[Extracted records]

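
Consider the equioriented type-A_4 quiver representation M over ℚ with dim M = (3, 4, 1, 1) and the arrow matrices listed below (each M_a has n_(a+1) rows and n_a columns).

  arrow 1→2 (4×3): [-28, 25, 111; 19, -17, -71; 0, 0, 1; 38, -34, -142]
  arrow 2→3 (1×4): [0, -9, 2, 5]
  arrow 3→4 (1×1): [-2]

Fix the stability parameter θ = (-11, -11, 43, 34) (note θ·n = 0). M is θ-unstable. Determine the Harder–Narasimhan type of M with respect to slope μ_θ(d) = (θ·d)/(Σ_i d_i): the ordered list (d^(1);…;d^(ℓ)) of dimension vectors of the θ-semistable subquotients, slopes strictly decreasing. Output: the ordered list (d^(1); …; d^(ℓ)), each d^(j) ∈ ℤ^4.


Barcode: M ≅ I[1,2]^2, I[1,4], I[2,2]. HN layers by μ_θ (2 steps, strictly decreasing):
  μ^(1)=77/2; μ^(2)=-11

((0, 0, 1, 1); (3, 4, 0, 0))


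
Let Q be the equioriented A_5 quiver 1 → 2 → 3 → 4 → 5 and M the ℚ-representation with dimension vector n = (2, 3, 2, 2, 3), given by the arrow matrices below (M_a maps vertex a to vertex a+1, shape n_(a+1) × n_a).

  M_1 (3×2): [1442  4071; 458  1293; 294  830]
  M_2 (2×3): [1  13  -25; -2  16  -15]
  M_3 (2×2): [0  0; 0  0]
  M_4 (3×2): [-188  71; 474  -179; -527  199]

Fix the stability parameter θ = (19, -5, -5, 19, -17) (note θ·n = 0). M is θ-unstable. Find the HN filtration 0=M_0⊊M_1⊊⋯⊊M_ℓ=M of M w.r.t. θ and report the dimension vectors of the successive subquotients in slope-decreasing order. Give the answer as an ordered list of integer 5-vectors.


Barcode: M ≅ I[1,3]^2, I[2,2], I[4,5]^2, I[5,5]. HN layers by μ_θ (4 steps, strictly decreasing):
  μ^(1)=3; μ^(2)=1; μ^(3)=-5; μ^(4)=-17

((2, 2, 2, 0, 0); (0, 0, 0, 2, 2); (0, 1, 0, 0, 0); (0, 0, 0, 0, 1))


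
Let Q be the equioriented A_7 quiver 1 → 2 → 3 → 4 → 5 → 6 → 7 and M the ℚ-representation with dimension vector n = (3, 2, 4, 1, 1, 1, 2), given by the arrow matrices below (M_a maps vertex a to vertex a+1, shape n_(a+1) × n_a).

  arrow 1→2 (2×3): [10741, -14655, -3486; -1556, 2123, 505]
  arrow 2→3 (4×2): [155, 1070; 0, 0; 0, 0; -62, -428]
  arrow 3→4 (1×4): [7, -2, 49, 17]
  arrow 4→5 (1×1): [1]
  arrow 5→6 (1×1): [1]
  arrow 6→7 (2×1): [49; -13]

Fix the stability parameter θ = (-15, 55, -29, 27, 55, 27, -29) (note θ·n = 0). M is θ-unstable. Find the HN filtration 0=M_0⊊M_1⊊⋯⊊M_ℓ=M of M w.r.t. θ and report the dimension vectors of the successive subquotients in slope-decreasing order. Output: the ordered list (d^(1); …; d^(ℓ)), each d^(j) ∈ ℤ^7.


Interval decomposition of M: I[1,1], I[1,2], I[1,7], I[3,3]^3, I[7,7].
HN type (ℓ=5): μ^(1)=55; μ^(2)=20; μ^(3)=13; μ^(4)=-15; μ^(5)=-29

((0, 1, 0, 0, 0, 0, 0); (0, 0, 0, 1, 1, 1, 1); (0, 1, 1, 0, 0, 0, 0); (3, 0, 0, 0, 0, 0, 0); (0, 0, 3, 0, 0, 0, 1))


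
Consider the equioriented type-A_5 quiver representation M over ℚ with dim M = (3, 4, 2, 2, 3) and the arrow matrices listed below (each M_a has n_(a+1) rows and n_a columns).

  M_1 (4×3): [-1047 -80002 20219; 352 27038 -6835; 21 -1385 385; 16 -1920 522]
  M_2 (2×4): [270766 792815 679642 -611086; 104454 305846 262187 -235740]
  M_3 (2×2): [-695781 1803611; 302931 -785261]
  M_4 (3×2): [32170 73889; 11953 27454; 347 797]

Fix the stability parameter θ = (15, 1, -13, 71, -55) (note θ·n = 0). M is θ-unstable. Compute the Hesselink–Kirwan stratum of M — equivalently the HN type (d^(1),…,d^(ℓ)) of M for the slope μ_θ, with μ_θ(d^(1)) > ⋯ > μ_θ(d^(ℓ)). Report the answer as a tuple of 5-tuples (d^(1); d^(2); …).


Via rank(M_{q-1}∘⋯∘M_p): M ≅ I[1,2], I[1,3], I[1,5], I[2,2], I[4,5], I[5,5].
μ_θ-semistable layers: μ^(1)=8; μ^(2)=1; μ^(3)=-55

((1, 1, 0, 2, 2); (2, 3, 2, 0, 0); (0, 0, 0, 0, 1))


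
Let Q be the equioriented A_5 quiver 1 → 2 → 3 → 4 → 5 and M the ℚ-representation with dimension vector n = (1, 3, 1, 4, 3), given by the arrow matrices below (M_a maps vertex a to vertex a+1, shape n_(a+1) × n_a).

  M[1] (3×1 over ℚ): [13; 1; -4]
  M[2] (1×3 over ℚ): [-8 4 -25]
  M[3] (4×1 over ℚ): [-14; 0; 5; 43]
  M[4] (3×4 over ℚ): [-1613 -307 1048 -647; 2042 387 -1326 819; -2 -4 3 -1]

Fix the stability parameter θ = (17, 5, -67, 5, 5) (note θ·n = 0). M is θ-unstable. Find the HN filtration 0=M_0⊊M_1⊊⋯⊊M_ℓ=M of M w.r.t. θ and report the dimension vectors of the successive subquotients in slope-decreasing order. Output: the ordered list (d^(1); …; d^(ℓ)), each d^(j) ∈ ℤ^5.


Via rank(M_{q-1}∘⋯∘M_p): M ≅ I[1,2], I[2,2], I[2,5], I[4,4], I[4,5]^2.
μ_θ-semistable layers: μ^(1)=11; μ^(2)=5; μ^(3)=-31

((1, 1, 0, 0, 0); (0, 1, 0, 4, 3); (0, 1, 1, 0, 0))


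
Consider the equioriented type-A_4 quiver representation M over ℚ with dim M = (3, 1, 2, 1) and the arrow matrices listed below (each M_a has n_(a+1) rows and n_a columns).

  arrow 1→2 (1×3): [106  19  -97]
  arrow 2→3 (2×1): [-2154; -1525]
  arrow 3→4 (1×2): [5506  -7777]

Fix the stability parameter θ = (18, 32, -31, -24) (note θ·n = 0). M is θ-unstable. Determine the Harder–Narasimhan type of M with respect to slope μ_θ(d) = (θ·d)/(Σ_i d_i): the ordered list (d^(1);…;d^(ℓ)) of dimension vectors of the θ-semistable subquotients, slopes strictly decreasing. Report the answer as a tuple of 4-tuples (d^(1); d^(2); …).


Interval decomposition of M: I[1,1]^2, I[1,4], I[3,3].
HN type (ℓ=3): μ^(1)=18; μ^(2)=-5/4; μ^(3)=-31

((2, 0, 0, 0); (1, 1, 1, 1); (0, 0, 1, 0))


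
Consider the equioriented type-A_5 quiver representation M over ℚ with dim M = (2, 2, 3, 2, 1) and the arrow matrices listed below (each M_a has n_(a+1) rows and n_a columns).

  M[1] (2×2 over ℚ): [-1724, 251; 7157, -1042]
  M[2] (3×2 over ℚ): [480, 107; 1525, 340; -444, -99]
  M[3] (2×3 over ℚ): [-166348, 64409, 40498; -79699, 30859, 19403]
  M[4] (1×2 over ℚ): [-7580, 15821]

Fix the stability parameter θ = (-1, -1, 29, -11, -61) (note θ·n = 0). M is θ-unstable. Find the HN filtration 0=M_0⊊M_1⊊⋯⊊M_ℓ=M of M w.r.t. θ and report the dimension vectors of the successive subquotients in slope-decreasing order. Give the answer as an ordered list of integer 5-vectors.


Via rank(M_{q-1}∘⋯∘M_p): M ≅ I[1,4], I[1,5], I[3,3].
μ_θ-semistable layers: μ^(1)=29; μ^(2)=9; μ^(3)=-1; μ^(4)=-9

((0, 0, 1, 0, 0); (0, 0, 1, 1, 0); (1, 1, 0, 0, 0); (1, 1, 1, 1, 1))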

▶ **Problem statement**
Beginning at the line above with "M_4 (3×2): [32170" and finishing at the line with "arrow 3→4 (1×2): [5506", return each line exactly and return nothing else.

▶ **Solution to the exercise**
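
  M_4 (3×2): [32170 73889; 11953 27454; 347 797]

Fix the stability parameter θ = (15, 1, -13, 71, -55) (note θ·n = 0). M is θ-unstable. Compute the Hesselink–Kirwan stratum of M — equivalently the HN type (d^(1),…,d^(ℓ)) of M for the slope μ_θ, with μ_θ(d^(1)) > ⋯ > μ_θ(d^(ℓ)). Report the answer as a tuple of 5-tuples (d^(1); d^(2); …).


Via rank(M_{q-1}∘⋯∘M_p): M ≅ I[1,2], I[1,3], I[1,5], I[2,2], I[4,5], I[5,5].
μ_θ-semistable layers: μ^(1)=8; μ^(2)=1; μ^(3)=-55

((1, 1, 0, 2, 2); (2, 3, 2, 0, 0); (0, 0, 0, 0, 1))


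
Let Q be the equioriented A_5 quiver 1 → 2 → 3 → 4 → 5 and M the ℚ-representation with dimension vector n = (1, 3, 1, 4, 3), given by the arrow matrices below (M_a maps vertex a to vertex a+1, shape n_(a+1) × n_a).

  M[1] (3×1 over ℚ): [13; 1; -4]
  M[2] (1×3 over ℚ): [-8 4 -25]
  M[3] (4×1 over ℚ): [-14; 0; 5; 43]
  M[4] (3×4 over ℚ): [-1613 -307 1048 -647; 2042 387 -1326 819; -2 -4 3 -1]

Fix the stability parameter θ = (17, 5, -67, 5, 5) (note θ·n = 0). M is θ-unstable. Find the HN filtration 0=M_0⊊M_1⊊⋯⊊M_ℓ=M of M w.r.t. θ and report the dimension vectors of the successive subquotients in slope-decreasing order. Output: the ordered list (d^(1); …; d^(ℓ)), each d^(j) ∈ ℤ^5.


Via rank(M_{q-1}∘⋯∘M_p): M ≅ I[1,2], I[2,2], I[2,5], I[4,4], I[4,5]^2.
μ_θ-semistable layers: μ^(1)=11; μ^(2)=5; μ^(3)=-31

((1, 1, 0, 0, 0); (0, 1, 0, 4, 3); (0, 1, 1, 0, 0))


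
Consider the equioriented type-A_4 quiver representation M over ℚ with dim M = (3, 1, 2, 1) and the arrow matrices listed below (each M_a has n_(a+1) rows and n_a columns).

  arrow 1→2 (1×3): [106  19  -97]
  arrow 2→3 (2×1): [-2154; -1525]
  arrow 3→4 (1×2): [5506  -7777]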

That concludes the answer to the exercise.